Task description -> Write down exactly the lines from the one with "How many distinct" to the end of the data, first and last included, and no others.

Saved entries
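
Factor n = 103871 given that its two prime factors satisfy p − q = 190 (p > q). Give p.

431

Since p = q + 190, we have 103871 = q(q + 190), so q² + 190q − 103871 = 0.
Discriminant: 190² + 4·103871 = 36100 + 415484 = 451584; √451584 = 672.
q = (−190 + 672)/2 = 241, and p = q + 190 = 431.
Check: 241 · 431 = 103871.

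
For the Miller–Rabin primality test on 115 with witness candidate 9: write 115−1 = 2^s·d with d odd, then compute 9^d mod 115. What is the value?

115 − 1 = 114 = 2^1 · 57, so d = 57.
9^1 ≡ 9 (mod 115)
9^2 ≡ 9^2 = 81 ≡ 81 (mod 115)
9^4 ≡ 81^2 = 6561 ≡ 6 (mod 115)
9^8 ≡ 6^2 = 36 ≡ 36 (mod 115)
9^16 ≡ 36^2 = 1296 ≡ 31 (mod 115)
9^32 ≡ 31^2 = 961 ≡ 41 (mod 115)
57 = 32 + 16 + 8 + 1 in binary powers of 2.
So 9^57 ≡ 41 · 31 · 36 · 9 ≡ 104 (mod 115).
Squaring chain: 104; never reaches −1, so base 9 is a Miller–Rabin witness that 115 is composite.

104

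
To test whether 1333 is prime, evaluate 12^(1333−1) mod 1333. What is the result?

4

12^1 ≡ 12 (mod 1333)
12^2 ≡ 12^2 = 144 ≡ 144 (mod 1333)
12^4 ≡ 144^2 = 20736 ≡ 741 (mod 1333)
12^8 ≡ 741^2 = 549081 ≡ 1218 (mod 1333)
12^16 ≡ 1218^2 = 1483524 ≡ 1228 (mod 1333)
12^32 ≡ 1228^2 = 1507984 ≡ 361 (mod 1333)
12^64 ≡ 361^2 = 130321 ≡ 1020 (mod 1333)
12^128 ≡ 1020^2 = 1040400 ≡ 660 (mod 1333)
12^256 ≡ 660^2 = 435600 ≡ 1042 (mod 1333)
12^512 ≡ 1042^2 = 1085764 ≡ 702 (mod 1333)
12^1024 ≡ 702^2 = 492804 ≡ 927 (mod 1333)
1332 = 1024 + 256 + 32 + 16 + 4 in binary powers of 2.
So 12^1332 ≡ 927 · 1042 · 361 · 1228 · 741 ≡ 4 (mod 1333).
Since 4 ≠ 1, base 12 is a Fermat witness: 1333 is composite.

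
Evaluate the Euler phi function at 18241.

Factor: 18241 = 17 · 29 · 37.
φ(18241) = (17−1) · (29−1) · (37−1) = 16 · 28 · 36 = 16128.

16128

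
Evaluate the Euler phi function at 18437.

Factor: 18437 = 103 · 179.
φ(18437) = (103−1) · (179−1) = 102 · 178 = 18156.

18156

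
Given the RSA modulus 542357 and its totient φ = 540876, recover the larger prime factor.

φ(n) = (p−1)(q−1) = n − (p+q) + 1, so p + q = 542357 − 540876 + 1 = 1482.
p and q are the roots of t² − 1482t + 542357 = 0.
Discriminant: 1482² − 4·542357 = 2196324 − 2169428 = 26896; √26896 = 164.
q = (1482 − 164)/2 = 659, p = (1482 + 164)/2 = 823.
Check: 659 · 823 = 542357.

823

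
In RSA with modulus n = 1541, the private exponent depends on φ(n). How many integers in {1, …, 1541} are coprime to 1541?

1452

Factor: 1541 = 23 · 67.
φ(1541) = (23−1) · (67−1) = 22 · 66 = 1452.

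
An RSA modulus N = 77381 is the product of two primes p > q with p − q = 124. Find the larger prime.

347

Since p = q + 124, we have 77381 = q(q + 124), so q² + 124q − 77381 = 0.
Discriminant: 124² + 4·77381 = 15376 + 309524 = 324900; √324900 = 570.
q = (−124 + 570)/2 = 223, and p = q + 124 = 347.
Check: 223 · 347 = 77381.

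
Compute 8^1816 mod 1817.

836

8^1 ≡ 8 (mod 1817)
8^2 ≡ 8^2 = 64 ≡ 64 (mod 1817)
8^4 ≡ 64^2 = 4096 ≡ 462 (mod 1817)
8^8 ≡ 462^2 = 213444 ≡ 855 (mod 1817)
8^16 ≡ 855^2 = 731025 ≡ 591 (mod 1817)
8^32 ≡ 591^2 = 349281 ≡ 417 (mod 1817)
8^64 ≡ 417^2 = 173889 ≡ 1274 (mod 1817)
8^128 ≡ 1274^2 = 1623076 ≡ 495 (mod 1817)
8^256 ≡ 495^2 = 245025 ≡ 1547 (mod 1817)
8^512 ≡ 1547^2 = 2393209 ≡ 220 (mod 1817)
8^1024 ≡ 220^2 = 48400 ≡ 1158 (mod 1817)
1816 = 1024 + 512 + 256 + 16 + 8 in binary powers of 2.
So 8^1816 ≡ 1158 · 220 · 1547 · 591 · 855 ≡ 836 (mod 1817).
Since 836 ≠ 1, base 8 is a Fermat witness: 1817 is composite.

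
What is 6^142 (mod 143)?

6^1 ≡ 6 (mod 143)
6^2 ≡ 6^2 = 36 ≡ 36 (mod 143)
6^4 ≡ 36^2 = 1296 ≡ 9 (mod 143)
6^8 ≡ 9^2 = 81 ≡ 81 (mod 143)
6^16 ≡ 81^2 = 6561 ≡ 126 (mod 143)
6^32 ≡ 126^2 = 15876 ≡ 3 (mod 143)
6^64 ≡ 3^2 = 9 ≡ 9 (mod 143)
6^128 ≡ 9^2 = 81 ≡ 81 (mod 143)
142 = 128 + 8 + 4 + 2 in binary powers of 2.
So 6^142 ≡ 81 · 81 · 9 · 36 ≡ 69 (mod 143).
Since 69 ≠ 1, base 6 is a Fermat witness: 143 is composite.

69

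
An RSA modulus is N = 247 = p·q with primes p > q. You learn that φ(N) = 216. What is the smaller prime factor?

13

φ(n) = (p−1)(q−1) = n − (p+q) + 1, so p + q = 247 − 216 + 1 = 32.
p and q are the roots of t² − 32t + 247 = 0.
Discriminant: 32² − 4·247 = 1024 − 988 = 36; √36 = 6.
q = (32 − 6)/2 = 13, p = (32 + 6)/2 = 19.
Check: 13 · 19 = 247.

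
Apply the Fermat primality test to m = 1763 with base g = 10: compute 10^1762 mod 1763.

10^1 ≡ 10 (mod 1763)
10^2 ≡ 10^2 = 100 ≡ 100 (mod 1763)
10^4 ≡ 100^2 = 10000 ≡ 1185 (mod 1763)
10^8 ≡ 1185^2 = 1404225 ≡ 877 (mod 1763)
10^16 ≡ 877^2 = 769129 ≡ 461 (mod 1763)
10^32 ≡ 461^2 = 212521 ≡ 961 (mod 1763)
10^64 ≡ 961^2 = 923521 ≡ 1472 (mod 1763)
10^128 ≡ 1472^2 = 2166784 ≡ 57 (mod 1763)
10^256 ≡ 57^2 = 3249 ≡ 1486 (mod 1763)
10^512 ≡ 1486^2 = 2208196 ≡ 920 (mod 1763)
10^1024 ≡ 920^2 = 846400 ≡ 160 (mod 1763)
1762 = 1024 + 512 + 128 + 64 + 32 + 2 in binary powers of 2.
So 10^1762 ≡ 160 · 920 · 57 · 1472 · 961 · 100 ≡ 1330 (mod 1763).
Since 1330 ≠ 1, base 10 is a Fermat witness: 1763 is composite.

1330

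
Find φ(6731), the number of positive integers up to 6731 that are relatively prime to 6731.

Factor: 6731 = 53 · 127.
φ(6731) = (53−1) · (127−1) = 52 · 126 = 6552.

6552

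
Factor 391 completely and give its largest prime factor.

391 = 17 · 23
23 is prime.
So 391 = 17 · 23; the largest prime factor is 23.

23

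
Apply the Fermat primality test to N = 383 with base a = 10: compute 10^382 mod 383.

1

10^1 ≡ 10 (mod 383)
10^2 ≡ 10^2 = 100 ≡ 100 (mod 383)
10^4 ≡ 100^2 = 10000 ≡ 42 (mod 383)
10^8 ≡ 42^2 = 1764 ≡ 232 (mod 383)
10^16 ≡ 232^2 = 53824 ≡ 204 (mod 383)
10^32 ≡ 204^2 = 41616 ≡ 252 (mod 383)
10^64 ≡ 252^2 = 63504 ≡ 309 (mod 383)
10^128 ≡ 309^2 = 95481 ≡ 114 (mod 383)
10^256 ≡ 114^2 = 12996 ≡ 357 (mod 383)
382 = 256 + 64 + 32 + 16 + 8 + 4 + 2 in binary powers of 2.
So 10^382 ≡ 357 · 309 · 252 · 204 · 232 · 42 · 100 ≡ 1 (mod 383).
Since the result is 1, base 10 gives no evidence that 383 is composite.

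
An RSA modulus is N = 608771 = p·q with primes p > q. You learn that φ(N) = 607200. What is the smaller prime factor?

φ(n) = (p−1)(q−1) = n − (p+q) + 1, so p + q = 608771 − 607200 + 1 = 1572.
p and q are the roots of t² − 1572t + 608771 = 0.
Discriminant: 1572² − 4·608771 = 2471184 − 2435084 = 36100; √36100 = 190.
q = (1572 − 190)/2 = 691, p = (1572 + 190)/2 = 881.
Check: 691 · 881 = 608771.

691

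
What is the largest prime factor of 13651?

13651 = 11 · 1241
1241 = 17 · 73
73 is prime.
So 13651 = 11 · 17 · 73; the largest prime factor is 73.

73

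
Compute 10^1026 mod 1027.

482

10^1 ≡ 10 (mod 1027)
10^2 ≡ 10^2 = 100 ≡ 100 (mod 1027)
10^4 ≡ 100^2 = 10000 ≡ 757 (mod 1027)
10^8 ≡ 757^2 = 573049 ≡ 1010 (mod 1027)
10^16 ≡ 1010^2 = 1020100 ≡ 289 (mod 1027)
10^32 ≡ 289^2 = 83521 ≡ 334 (mod 1027)
10^64 ≡ 334^2 = 111556 ≡ 640 (mod 1027)
10^128 ≡ 640^2 = 409600 ≡ 854 (mod 1027)
10^256 ≡ 854^2 = 729316 ≡ 146 (mod 1027)
10^512 ≡ 146^2 = 21316 ≡ 776 (mod 1027)
10^1024 ≡ 776^2 = 602176 ≡ 354 (mod 1027)
1026 = 1024 + 2 in binary powers of 2.
So 10^1026 ≡ 354 · 100 ≡ 482 (mod 1027).
Since 482 ≠ 1, base 10 is a Fermat witness: 1027 is composite.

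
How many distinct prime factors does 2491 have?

2491 = 47 · 53
2491 = 47 · 53, which has 2 distinct prime factors.

2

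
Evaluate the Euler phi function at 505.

Factor: 505 = 5 · 101.
φ(505) = (5−1) · (101−1) = 4 · 100 = 400.

400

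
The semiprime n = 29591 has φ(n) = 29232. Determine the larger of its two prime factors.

φ(n) = (p−1)(q−1) = n − (p+q) + 1, so p + q = 29591 − 29232 + 1 = 360.
p and q are the roots of t² − 360t + 29591 = 0.
Discriminant: 360² − 4·29591 = 129600 − 118364 = 11236; √11236 = 106.
q = (360 − 106)/2 = 127, p = (360 + 106)/2 = 233.
Check: 127 · 233 = 29591.

233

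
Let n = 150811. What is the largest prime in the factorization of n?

83

150811 = 23 · 6557
6557 = 79 · 83
83 is prime.
So 150811 = 23 · 79 · 83; the largest prime factor is 83.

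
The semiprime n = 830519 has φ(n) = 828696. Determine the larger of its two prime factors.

φ(n) = (p−1)(q−1) = n − (p+q) + 1, so p + q = 830519 − 828696 + 1 = 1824.
p and q are the roots of t² − 1824t + 830519 = 0.
Discriminant: 1824² − 4·830519 = 3326976 − 3322076 = 4900; √4900 = 70.
q = (1824 − 70)/2 = 877, p = (1824 + 70)/2 = 947.
Check: 877 · 947 = 830519.

947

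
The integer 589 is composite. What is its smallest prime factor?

19

589 is odd.
Digit sum 22, not divisible by 3.
Ends in 9: not divisible by 5.
7: 589 = 7·84 + 1
11: 589 = 11·53 + 6
13: 589 = 13·45 + 4
17: 589 = 17·34 + 11
19: 589 = 19·31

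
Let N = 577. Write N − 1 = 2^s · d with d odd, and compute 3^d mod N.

65

577 − 1 = 576 = 2^6 · 9, so d = 9.
3^1 ≡ 3 (mod 577)
3^2 ≡ 3^2 = 9 ≡ 9 (mod 577)
3^4 ≡ 9^2 = 81 ≡ 81 (mod 577)
3^8 ≡ 81^2 = 6561 ≡ 214 (mod 577)
9 = 8 + 1 in binary powers of 2.
So 3^9 ≡ 214 · 3 ≡ 65 (mod 577).
Squaring chain: 65 → 186 → 553 → 576 → 1 → 1; reaches −1, so base 3 does not prove 577 composite.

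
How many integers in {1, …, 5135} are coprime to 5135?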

Problem solution ->
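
How many distinct prime factors does 2491 have?

2491 = 47 · 53
2491 = 47 · 53, which has 2 distinct prime factors.

2

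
Evaluate the Euler phi function at 505.

Factor: 505 = 5 · 101.
φ(505) = (5−1) · (101−1) = 4 · 100 = 400.

400

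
The semiprime n = 29591 has φ(n) = 29232. Determine the larger of its two prime factors.

φ(n) = (p−1)(q−1) = n − (p+q) + 1, so p + q = 29591 − 29232 + 1 = 360.
p and q are the roots of t² − 360t + 29591 = 0.
Discriminant: 360² − 4·29591 = 129600 − 118364 = 11236; √11236 = 106.
q = (360 − 106)/2 = 127, p = (360 + 106)/2 = 233.
Check: 127 · 233 = 29591.

233

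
Let n = 150811. What is the largest prime in the factorization of n?

83

150811 = 23 · 6557
6557 = 79 · 83
83 is prime.
So 150811 = 23 · 79 · 83; the largest prime factor is 83.

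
The semiprime n = 830519 has φ(n) = 828696. Determine the larger of its two prime factors.

φ(n) = (p−1)(q−1) = n − (p+q) + 1, so p + q = 830519 − 828696 + 1 = 1824.
p and q are the roots of t² − 1824t + 830519 = 0.
Discriminant: 1824² − 4·830519 = 3326976 − 3322076 = 4900; √4900 = 70.
q = (1824 − 70)/2 = 877, p = (1824 + 70)/2 = 947.
Check: 877 · 947 = 830519.

947

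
The integer 589 is composite. What is its smallest prime factor?

19

589 is odd.
Digit sum 22, not divisible by 3.
Ends in 9: not divisible by 5.
7: 589 = 7·84 + 1
11: 589 = 11·53 + 6
13: 589 = 13·45 + 4
17: 589 = 17·34 + 11
19: 589 = 19·31

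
Let N = 577. Write N − 1 = 2^s · d with d odd, and compute 3^d mod N.

65

577 − 1 = 576 = 2^6 · 9, so d = 9.
3^1 ≡ 3 (mod 577)
3^2 ≡ 3^2 = 9 ≡ 9 (mod 577)
3^4 ≡ 9^2 = 81 ≡ 81 (mod 577)
3^8 ≡ 81^2 = 6561 ≡ 214 (mod 577)
9 = 8 + 1 in binary powers of 2.
So 3^9 ≡ 214 · 3 ≡ 65 (mod 577).
Squaring chain: 65 → 186 → 553 → 576 → 1 → 1; reaches −1, so base 3 does not prove 577 composite.

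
How many integers in {1, …, 5135} are coprime to 5135?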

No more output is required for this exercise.